• _What the task asks_
Exact repetition is required: reproduce every line of the data.

• _Supplied records_
______

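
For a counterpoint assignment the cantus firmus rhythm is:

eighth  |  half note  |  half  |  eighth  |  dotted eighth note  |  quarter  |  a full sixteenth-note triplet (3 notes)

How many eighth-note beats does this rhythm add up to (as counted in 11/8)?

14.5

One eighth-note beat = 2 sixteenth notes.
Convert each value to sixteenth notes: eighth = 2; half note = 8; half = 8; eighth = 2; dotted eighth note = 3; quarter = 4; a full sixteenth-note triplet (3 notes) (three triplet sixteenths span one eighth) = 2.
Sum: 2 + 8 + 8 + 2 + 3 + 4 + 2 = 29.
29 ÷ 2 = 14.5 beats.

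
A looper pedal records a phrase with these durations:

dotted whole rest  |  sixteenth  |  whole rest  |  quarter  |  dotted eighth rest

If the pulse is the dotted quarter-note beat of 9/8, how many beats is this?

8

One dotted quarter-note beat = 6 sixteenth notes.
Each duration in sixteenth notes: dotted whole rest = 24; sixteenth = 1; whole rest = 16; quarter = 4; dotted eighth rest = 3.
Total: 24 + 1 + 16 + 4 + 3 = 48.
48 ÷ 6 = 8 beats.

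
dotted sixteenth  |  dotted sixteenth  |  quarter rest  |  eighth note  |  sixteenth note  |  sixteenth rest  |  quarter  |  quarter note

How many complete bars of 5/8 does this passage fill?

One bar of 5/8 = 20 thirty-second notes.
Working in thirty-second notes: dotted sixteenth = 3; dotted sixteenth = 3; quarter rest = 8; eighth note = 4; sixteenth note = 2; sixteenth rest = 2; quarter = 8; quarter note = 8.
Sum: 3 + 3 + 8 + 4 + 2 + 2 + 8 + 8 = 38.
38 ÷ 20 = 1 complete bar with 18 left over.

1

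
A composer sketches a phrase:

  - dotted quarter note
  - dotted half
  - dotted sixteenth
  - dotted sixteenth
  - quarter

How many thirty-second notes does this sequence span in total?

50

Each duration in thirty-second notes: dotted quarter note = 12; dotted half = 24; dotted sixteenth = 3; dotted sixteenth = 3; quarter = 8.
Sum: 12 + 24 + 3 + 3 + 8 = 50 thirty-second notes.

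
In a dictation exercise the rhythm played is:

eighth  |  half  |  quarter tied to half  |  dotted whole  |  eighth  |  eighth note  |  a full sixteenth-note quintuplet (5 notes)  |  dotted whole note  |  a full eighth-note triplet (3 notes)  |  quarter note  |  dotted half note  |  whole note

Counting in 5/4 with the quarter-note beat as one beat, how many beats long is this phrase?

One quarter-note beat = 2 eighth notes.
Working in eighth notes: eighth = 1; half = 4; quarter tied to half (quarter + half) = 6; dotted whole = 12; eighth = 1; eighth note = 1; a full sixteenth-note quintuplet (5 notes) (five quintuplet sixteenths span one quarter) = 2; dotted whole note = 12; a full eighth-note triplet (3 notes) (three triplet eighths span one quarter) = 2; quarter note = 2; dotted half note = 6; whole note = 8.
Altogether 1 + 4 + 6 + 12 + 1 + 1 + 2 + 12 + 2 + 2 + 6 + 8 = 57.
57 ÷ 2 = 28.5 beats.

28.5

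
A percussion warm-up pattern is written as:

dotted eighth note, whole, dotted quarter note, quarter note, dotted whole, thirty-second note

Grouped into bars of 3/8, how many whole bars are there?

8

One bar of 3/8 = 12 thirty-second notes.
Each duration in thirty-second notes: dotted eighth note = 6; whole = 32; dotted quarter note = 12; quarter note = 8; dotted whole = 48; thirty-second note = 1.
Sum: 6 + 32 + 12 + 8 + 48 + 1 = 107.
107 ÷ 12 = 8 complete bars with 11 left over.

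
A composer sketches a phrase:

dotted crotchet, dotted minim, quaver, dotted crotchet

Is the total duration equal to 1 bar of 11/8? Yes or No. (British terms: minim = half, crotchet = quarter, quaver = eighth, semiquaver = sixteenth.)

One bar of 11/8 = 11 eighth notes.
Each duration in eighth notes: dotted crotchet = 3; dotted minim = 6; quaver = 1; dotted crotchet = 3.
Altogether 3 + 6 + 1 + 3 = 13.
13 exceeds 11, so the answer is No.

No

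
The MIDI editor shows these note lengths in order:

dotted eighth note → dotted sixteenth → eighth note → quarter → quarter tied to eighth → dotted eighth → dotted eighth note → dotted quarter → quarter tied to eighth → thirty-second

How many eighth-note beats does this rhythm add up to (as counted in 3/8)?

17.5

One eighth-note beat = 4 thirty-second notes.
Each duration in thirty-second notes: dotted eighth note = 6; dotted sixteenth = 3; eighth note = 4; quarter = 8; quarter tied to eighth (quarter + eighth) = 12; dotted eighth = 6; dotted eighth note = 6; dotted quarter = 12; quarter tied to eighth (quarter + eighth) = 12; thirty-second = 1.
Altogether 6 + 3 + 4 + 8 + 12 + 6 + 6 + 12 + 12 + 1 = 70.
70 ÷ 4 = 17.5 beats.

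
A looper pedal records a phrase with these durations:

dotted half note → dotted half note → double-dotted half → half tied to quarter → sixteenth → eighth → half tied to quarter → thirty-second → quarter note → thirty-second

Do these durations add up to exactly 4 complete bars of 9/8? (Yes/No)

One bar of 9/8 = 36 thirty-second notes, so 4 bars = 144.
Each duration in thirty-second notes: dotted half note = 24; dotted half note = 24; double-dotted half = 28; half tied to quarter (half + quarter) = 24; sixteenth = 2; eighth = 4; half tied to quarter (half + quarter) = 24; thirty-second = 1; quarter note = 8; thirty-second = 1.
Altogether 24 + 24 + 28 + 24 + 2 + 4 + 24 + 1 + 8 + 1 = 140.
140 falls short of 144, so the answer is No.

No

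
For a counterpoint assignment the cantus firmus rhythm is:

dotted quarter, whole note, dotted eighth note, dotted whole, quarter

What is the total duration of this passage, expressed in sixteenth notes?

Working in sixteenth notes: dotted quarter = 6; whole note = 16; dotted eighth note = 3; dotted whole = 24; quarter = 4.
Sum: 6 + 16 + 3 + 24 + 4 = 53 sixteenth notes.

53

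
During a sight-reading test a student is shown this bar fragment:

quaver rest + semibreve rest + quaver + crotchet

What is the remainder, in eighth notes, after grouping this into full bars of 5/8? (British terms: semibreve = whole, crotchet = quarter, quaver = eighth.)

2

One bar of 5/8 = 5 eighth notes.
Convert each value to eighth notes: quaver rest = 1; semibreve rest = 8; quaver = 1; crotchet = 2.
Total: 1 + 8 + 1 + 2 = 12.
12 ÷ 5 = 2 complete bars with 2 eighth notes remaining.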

______

• _Worked solution_
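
For a counterpoint assignment the cantus firmus rhythm is:

eighth  |  half note  |  half  |  eighth  |  dotted eighth note  |  quarter  |  a full sixteenth-note triplet (3 notes)

How many eighth-note beats does this rhythm add up to (as counted in 11/8)?

14.5

One eighth-note beat = 2 sixteenth notes.
Convert each value to sixteenth notes: eighth = 2; half note = 8; half = 8; eighth = 2; dotted eighth note = 3; quarter = 4; a full sixteenth-note triplet (3 notes) (three triplet sixteenths span one eighth) = 2.
Sum: 2 + 8 + 8 + 2 + 3 + 4 + 2 = 29.
29 ÷ 2 = 14.5 beats.

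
A looper pedal records a phrase with these durations:

dotted whole rest  |  sixteenth  |  whole rest  |  quarter  |  dotted eighth rest

If the pulse is the dotted quarter-note beat of 9/8, how many beats is this?

8

One dotted quarter-note beat = 6 sixteenth notes.
Each duration in sixteenth notes: dotted whole rest = 24; sixteenth = 1; whole rest = 16; quarter = 4; dotted eighth rest = 3.
Total: 24 + 1 + 16 + 4 + 3 = 48.
48 ÷ 6 = 8 beats.

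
dotted sixteenth  |  dotted sixteenth  |  quarter rest  |  eighth note  |  sixteenth note  |  sixteenth rest  |  quarter  |  quarter note

How many complete bars of 5/8 does this passage fill?

One bar of 5/8 = 20 thirty-second notes.
Working in thirty-second notes: dotted sixteenth = 3; dotted sixteenth = 3; quarter rest = 8; eighth note = 4; sixteenth note = 2; sixteenth rest = 2; quarter = 8; quarter note = 8.
Sum: 3 + 3 + 8 + 4 + 2 + 2 + 8 + 8 = 38.
38 ÷ 20 = 1 complete bar with 18 left over.

1

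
A composer sketches a phrase:

  - dotted quarter note
  - dotted half
  - dotted sixteenth
  - dotted sixteenth
  - quarter

How many thirty-second notes does this sequence span in total?

50

Each duration in thirty-second notes: dotted quarter note = 12; dotted half = 24; dotted sixteenth = 3; dotted sixteenth = 3; quarter = 8.
Sum: 12 + 24 + 3 + 3 + 8 = 50 thirty-second notes.

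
In a dictation exercise the rhythm played is:

eighth  |  half  |  quarter tied to half  |  dotted whole  |  eighth  |  eighth note  |  a full sixteenth-note quintuplet (5 notes)  |  dotted whole note  |  a full eighth-note triplet (3 notes)  |  quarter note  |  dotted half note  |  whole note

Counting in 5/4 with the quarter-note beat as one beat, how many beats long is this phrase?

One quarter-note beat = 2 eighth notes.
Working in eighth notes: eighth = 1; half = 4; quarter tied to half (quarter + half) = 6; dotted whole = 12; eighth = 1; eighth note = 1; a full sixteenth-note quintuplet (5 notes) (five quintuplet sixteenths span one quarter) = 2; dotted whole note = 12; a full eighth-note triplet (3 notes) (three triplet eighths span one quarter) = 2; quarter note = 2; dotted half note = 6; whole note = 8.
Altogether 1 + 4 + 6 + 12 + 1 + 1 + 2 + 12 + 2 + 2 + 6 + 8 = 57.
57 ÷ 2 = 28.5 beats.

28.5

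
A percussion warm-up pattern is written as:

dotted eighth note, whole, dotted quarter note, quarter note, dotted whole, thirty-second note

Grouped into bars of 3/8, how many whole bars are there?

8

One bar of 3/8 = 12 thirty-second notes.
Each duration in thirty-second notes: dotted eighth note = 6; whole = 32; dotted quarter note = 12; quarter note = 8; dotted whole = 48; thirty-second note = 1.
Sum: 6 + 32 + 12 + 8 + 48 + 1 = 107.
107 ÷ 12 = 8 complete bars with 11 left over.

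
A composer sketches a phrase:

dotted crotchet, dotted minim, quaver, dotted crotchet

Is the total duration equal to 1 bar of 11/8? Yes or No. (British terms: minim = half, crotchet = quarter, quaver = eighth, semiquaver = sixteenth.)

One bar of 11/8 = 11 eighth notes.
Each duration in eighth notes: dotted crotchet = 3; dotted minim = 6; quaver = 1; dotted crotchet = 3.
Altogether 3 + 6 + 1 + 3 = 13.
13 exceeds 11, so the answer is No.

No

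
The MIDI editor shows these note lengths in order:

dotted eighth note → dotted sixteenth → eighth note → quarter → quarter tied to eighth → dotted eighth → dotted eighth note → dotted quarter → quarter tied to eighth → thirty-second

How many eighth-note beats does this rhythm add up to (as counted in 3/8)?

17.5

One eighth-note beat = 4 thirty-second notes.
Each duration in thirty-second notes: dotted eighth note = 6; dotted sixteenth = 3; eighth note = 4; quarter = 8; quarter tied to eighth (quarter + eighth) = 12; dotted eighth = 6; dotted eighth note = 6; dotted quarter = 12; quarter tied to eighth (quarter + eighth) = 12; thirty-second = 1.
Altogether 6 + 3 + 4 + 8 + 12 + 6 + 6 + 12 + 12 + 1 = 70.
70 ÷ 4 = 17.5 beats.

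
A looper pedal records a phrase with these durations:

dotted half note → dotted half note → double-dotted half → half tied to quarter → sixteenth → eighth → half tied to quarter → thirty-second → quarter note → thirty-second

Do these durations add up to exactly 4 complete bars of 9/8? (Yes/No)

One bar of 9/8 = 36 thirty-second notes, so 4 bars = 144.
Each duration in thirty-second notes: dotted half note = 24; dotted half note = 24; double-dotted half = 28; half tied to quarter (half + quarter) = 24; sixteenth = 2; eighth = 4; half tied to quarter (half + quarter) = 24; thirty-second = 1; quarter note = 8; thirty-second = 1.
Altogether 24 + 24 + 28 + 24 + 2 + 4 + 24 + 1 + 8 + 1 = 140.
140 falls short of 144, so the answer is No.

No

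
For a counterpoint assignment the cantus firmus rhythm is:

dotted quarter, whole note, dotted eighth note, dotted whole, quarter

What is the total duration of this passage, expressed in sixteenth notes?

Working in sixteenth notes: dotted quarter = 6; whole note = 16; dotted eighth note = 3; dotted whole = 24; quarter = 4.
Sum: 6 + 16 + 3 + 24 + 4 = 53 sixteenth notes.

53

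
During a sight-reading test a student is shown this bar fragment:

quaver rest + semibreve rest + quaver + crotchet

What is the remainder, in eighth notes, after grouping this into full bars of 5/8? (British terms: semibreve = whole, crotchet = quarter, quaver = eighth.)

2

One bar of 5/8 = 5 eighth notes.
Convert each value to eighth notes: quaver rest = 1; semibreve rest = 8; quaver = 1; crotchet = 2.
Total: 1 + 8 + 1 + 2 = 12.
12 ÷ 5 = 2 complete bars with 2 eighth notes remaining.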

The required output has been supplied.